Your answer should consist of the lines in the data below that contain "them".

== Segment start ==

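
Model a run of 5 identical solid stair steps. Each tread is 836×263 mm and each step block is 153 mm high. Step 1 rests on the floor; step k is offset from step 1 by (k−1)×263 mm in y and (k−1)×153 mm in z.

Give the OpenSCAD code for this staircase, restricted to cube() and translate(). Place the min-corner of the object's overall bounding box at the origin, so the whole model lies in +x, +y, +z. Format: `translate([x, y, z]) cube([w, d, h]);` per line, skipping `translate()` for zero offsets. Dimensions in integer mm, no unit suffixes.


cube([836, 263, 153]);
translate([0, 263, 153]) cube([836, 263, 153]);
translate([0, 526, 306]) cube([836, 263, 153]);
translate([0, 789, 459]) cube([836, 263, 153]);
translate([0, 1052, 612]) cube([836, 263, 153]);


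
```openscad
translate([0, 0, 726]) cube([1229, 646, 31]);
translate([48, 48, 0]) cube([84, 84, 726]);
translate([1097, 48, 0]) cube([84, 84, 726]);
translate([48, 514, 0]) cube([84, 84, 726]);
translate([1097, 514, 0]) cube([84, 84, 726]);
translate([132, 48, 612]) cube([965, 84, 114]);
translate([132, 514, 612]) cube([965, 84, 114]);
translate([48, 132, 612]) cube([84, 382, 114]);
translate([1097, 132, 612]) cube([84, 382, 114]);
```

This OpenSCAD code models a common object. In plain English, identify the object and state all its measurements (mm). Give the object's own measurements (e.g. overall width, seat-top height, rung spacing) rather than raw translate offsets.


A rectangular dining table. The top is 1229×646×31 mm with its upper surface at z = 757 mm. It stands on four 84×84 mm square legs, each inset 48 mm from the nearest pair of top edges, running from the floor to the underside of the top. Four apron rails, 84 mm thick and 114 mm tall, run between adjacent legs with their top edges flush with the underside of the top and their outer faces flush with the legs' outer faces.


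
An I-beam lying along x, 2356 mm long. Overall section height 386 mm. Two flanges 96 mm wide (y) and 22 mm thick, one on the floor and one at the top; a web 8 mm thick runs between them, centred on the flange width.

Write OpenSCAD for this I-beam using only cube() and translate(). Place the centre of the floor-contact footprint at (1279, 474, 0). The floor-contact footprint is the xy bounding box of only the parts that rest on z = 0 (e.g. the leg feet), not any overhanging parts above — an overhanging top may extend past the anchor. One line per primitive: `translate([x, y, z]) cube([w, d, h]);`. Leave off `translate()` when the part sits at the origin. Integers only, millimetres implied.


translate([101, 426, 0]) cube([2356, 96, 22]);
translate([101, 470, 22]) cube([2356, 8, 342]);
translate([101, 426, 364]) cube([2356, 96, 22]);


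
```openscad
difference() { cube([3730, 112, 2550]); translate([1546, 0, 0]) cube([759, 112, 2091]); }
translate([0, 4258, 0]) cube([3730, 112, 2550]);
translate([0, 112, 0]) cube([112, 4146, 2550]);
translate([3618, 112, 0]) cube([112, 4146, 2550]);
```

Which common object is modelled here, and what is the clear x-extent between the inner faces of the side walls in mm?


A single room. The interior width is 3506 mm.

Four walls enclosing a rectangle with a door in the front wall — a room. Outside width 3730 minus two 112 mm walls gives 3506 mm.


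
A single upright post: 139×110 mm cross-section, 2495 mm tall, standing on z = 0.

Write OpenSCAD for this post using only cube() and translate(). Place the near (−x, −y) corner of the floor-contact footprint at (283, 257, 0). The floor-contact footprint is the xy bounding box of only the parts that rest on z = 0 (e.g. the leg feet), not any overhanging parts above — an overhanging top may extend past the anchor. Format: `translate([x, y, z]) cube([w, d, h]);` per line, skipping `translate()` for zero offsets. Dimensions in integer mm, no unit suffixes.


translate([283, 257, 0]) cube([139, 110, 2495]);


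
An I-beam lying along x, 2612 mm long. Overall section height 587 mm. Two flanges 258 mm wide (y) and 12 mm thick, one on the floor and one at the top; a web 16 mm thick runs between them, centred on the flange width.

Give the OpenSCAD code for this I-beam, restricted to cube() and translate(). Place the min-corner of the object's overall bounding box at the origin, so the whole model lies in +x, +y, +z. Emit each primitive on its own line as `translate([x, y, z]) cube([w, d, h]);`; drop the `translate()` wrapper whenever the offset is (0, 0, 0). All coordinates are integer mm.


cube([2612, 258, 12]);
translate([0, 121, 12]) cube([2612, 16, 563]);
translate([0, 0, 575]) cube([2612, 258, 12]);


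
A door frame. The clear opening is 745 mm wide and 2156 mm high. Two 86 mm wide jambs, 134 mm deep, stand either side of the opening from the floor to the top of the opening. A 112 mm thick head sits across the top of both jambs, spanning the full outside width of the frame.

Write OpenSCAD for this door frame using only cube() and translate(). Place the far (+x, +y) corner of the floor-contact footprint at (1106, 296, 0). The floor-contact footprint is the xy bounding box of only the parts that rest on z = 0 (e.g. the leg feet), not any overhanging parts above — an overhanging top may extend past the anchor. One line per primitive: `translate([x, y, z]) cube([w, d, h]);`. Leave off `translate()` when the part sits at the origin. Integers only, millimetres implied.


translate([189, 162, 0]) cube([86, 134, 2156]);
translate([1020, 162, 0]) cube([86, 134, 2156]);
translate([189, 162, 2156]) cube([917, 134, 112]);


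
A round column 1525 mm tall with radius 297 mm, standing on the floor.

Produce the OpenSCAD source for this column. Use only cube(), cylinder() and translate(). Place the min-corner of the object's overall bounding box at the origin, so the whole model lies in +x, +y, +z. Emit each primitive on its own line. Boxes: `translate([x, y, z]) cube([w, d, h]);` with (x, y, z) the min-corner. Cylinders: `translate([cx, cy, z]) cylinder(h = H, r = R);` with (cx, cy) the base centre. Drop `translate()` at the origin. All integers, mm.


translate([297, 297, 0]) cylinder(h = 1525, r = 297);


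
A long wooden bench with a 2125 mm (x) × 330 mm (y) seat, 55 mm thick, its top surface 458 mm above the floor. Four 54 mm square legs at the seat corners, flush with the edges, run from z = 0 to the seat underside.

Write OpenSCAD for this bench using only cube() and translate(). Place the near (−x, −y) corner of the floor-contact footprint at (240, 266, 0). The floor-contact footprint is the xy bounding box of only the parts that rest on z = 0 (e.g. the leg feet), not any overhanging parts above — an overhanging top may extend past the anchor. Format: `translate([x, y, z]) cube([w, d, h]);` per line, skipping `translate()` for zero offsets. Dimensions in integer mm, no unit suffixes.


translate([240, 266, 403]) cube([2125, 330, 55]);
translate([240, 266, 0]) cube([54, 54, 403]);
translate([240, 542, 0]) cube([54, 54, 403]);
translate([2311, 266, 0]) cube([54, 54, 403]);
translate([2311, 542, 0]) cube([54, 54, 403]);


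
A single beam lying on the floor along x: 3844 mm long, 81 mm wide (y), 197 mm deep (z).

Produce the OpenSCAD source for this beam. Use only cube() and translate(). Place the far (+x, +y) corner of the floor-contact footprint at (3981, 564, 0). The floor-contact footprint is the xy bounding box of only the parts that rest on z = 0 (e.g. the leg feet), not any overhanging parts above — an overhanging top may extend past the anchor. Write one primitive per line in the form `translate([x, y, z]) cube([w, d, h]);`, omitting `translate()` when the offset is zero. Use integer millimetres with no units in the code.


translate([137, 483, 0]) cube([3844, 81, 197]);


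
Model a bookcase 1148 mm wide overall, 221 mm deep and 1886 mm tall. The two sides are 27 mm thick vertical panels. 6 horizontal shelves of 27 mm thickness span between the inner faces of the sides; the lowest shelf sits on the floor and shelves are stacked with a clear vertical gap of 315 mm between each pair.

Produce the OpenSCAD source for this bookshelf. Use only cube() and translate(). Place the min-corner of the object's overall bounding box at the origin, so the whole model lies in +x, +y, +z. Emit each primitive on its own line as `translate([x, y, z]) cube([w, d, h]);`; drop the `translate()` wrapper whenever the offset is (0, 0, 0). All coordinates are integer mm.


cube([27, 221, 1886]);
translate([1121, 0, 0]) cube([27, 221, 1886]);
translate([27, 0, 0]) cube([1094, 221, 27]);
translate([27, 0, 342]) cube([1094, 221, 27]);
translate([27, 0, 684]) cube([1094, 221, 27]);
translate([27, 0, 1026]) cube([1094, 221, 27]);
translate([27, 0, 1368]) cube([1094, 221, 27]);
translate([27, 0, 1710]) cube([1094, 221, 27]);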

== Segment end ==

# Solution below
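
An I-beam lying along x, 2356 mm long. Overall section height 386 mm. Two flanges 96 mm wide (y) and 22 mm thick, one on the floor and one at the top; a web 8 mm thick runs between them, centred on the flange width.
An I-beam lying along x, 2612 mm long. Overall section height 587 mm. Two flanges 258 mm wide (y) and 12 mm thick, one on the floor and one at the top; a web 16 mm thick runs between them, centred on the flange width.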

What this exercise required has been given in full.